§ What is required:
Give the number of lines in the data that hold the string "tvec". Nothing else is needed.

§ Source data:
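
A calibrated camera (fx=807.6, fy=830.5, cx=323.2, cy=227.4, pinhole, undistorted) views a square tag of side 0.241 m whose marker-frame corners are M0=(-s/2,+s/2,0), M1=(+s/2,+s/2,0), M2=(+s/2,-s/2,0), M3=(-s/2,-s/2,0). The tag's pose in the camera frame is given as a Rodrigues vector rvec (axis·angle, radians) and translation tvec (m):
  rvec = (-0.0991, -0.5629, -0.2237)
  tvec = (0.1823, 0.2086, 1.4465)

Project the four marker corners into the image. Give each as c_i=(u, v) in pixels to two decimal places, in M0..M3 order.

c0=(388.72, 436.96) c1=(489.23, 394.63) c2=(457.95, 265.52) c3=(355.07, 295.52)

Intrinsics K: fx=807.6, fy=830.5, cx=323.2, cy=227.4
Marker side s = 0.241 m; corners in marker frame (Z=0):
  M0 = (-0.1205, +0.1205, 0)
  M1 = (+0.1205, +0.1205, 0)
  M2 = (+0.1205, -0.1205, 0)
  M3 = (-0.1205, -0.1205, 0)
rvec = (-0.0991, -0.5629, -0.2237), |rvec| = θ = 0.61377 rad = 35.167°
Rodrigues: sinθ=0.57596, 1−cosθ=0.18252; R = I + sinθ·[k]× + (1−cosθ)·[k]×²:
    [+0.82224 +0.23694 -0.51748]
    [-0.18289 +0.97100 +0.15400]
    [+0.53896 -0.03199 +0.84173]
t = (0.1823, 0.2086, 1.4465) m
M0: Pc = R·M0+t = (+0.11177, +0.34764, +1.37770); u = 807.6·(+0.11177)/1.37770 + 323.2 = 388.7201, v = 830.5·(+0.34764)/1.37770 + 227.4 = 436.9649
M1: Pc = R·M1+t = (+0.30993, +0.30357, +1.50759); u = 807.6·(+0.30993)/1.50759 + 323.2 = 489.2270, v = 830.5·(+0.30357)/1.50759 + 227.4 = 394.6287
M2: Pc = R·M2+t = (+0.25283, +0.06956, +1.51530); u = 807.6·(+0.25283)/1.51530 + 323.2 = 457.9483, v = 830.5·(+0.06956)/1.51530 + 227.4 = 265.5224
M3: Pc = R·M3+t = (+0.05467, +0.11363, +1.38541); u = 807.6·(+0.05467)/1.38541 + 323.2 = 355.0681, v = 830.5·(+0.11363)/1.38541 + 227.4 = 295.5187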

§ Answer space:
2